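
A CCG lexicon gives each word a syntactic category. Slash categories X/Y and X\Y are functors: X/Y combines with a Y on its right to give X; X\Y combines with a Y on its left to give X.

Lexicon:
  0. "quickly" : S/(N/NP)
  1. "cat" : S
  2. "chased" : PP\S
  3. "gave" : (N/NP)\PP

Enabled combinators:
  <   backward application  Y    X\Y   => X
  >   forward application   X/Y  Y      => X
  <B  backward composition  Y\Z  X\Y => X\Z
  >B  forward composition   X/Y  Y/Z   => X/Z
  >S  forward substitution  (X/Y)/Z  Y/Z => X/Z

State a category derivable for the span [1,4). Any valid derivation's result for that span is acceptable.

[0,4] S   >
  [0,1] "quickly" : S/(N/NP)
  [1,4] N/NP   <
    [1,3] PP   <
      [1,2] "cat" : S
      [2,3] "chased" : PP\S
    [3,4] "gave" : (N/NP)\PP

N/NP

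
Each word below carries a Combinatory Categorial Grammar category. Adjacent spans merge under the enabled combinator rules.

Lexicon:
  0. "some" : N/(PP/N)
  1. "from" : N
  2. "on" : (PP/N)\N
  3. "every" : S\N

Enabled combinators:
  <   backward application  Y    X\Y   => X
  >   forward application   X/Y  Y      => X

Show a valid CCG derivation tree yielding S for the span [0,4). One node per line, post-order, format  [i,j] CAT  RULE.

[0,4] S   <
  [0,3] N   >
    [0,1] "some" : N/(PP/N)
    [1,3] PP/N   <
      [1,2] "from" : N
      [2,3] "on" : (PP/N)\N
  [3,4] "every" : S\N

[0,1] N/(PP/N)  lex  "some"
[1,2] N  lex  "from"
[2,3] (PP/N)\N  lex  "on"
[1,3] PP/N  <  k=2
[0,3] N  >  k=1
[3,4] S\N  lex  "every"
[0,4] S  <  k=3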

-*-*-

• [WHAT TO DO]: What lines in the entries contain "word"? Report each one by copying it.

• [EXERCISE OUTPUT]:
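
A CCG lexicon gives each word a syntactic category. Slash categories X/Y and X\Y are functors: X/Y combines with a Y on its right to give X; X\Y combines with a Y on its left to give X.
Each word below carries a Combinatory Categorial Grammar category. Adjacent spans merge under the enabled combinator rules.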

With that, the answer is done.